:: WORK ITEM ::
Nothing in the entries should change; repeat them exactly.

----- EXERCISE DATA

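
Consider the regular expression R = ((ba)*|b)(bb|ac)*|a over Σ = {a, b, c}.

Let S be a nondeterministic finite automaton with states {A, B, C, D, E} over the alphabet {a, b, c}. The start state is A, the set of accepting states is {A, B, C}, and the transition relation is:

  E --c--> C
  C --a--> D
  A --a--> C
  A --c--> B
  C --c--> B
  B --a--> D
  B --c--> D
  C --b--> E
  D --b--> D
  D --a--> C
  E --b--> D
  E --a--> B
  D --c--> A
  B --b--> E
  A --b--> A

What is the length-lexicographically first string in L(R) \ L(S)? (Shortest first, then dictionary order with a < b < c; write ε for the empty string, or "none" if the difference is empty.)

acbb

The string acbb is accepted by R but not by S.
No shorter string lies in the difference, and acbb is the lexicographically first length-4 string in L(R) \ L(S).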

----------

:: OUTPUT BELOW ::
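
Consider the regular expression R = ((ba)*|b)(bb|ac)*|a over Σ = {a, b, c}.

Let S be a nondeterministic finite automaton with states {A, B, C, D, E} over the alphabet {a, b, c}. The start state is A, the set of accepting states is {A, B, C}, and the transition relation is:

  E --c--> C
  C --a--> D
  A --a--> C
  A --c--> B
  C --c--> B
  B --a--> D
  B --c--> D
  C --b--> E
  D --b--> D
  D --a--> C
  E --b--> D
  E --a--> B
  D --c--> A
  B --b--> E
  A --b--> A

What is the length-lexicographically first string in L(R) \ L(S)? (Shortest first, then dictionary order with a < b < c; write ε for the empty string, or "none" if the difference is empty.)

acbb

The string acbb is accepted by R but not by S.
No shorter string lies in the difference, and acbb is the lexicographically first length-4 string in L(R) \ L(S).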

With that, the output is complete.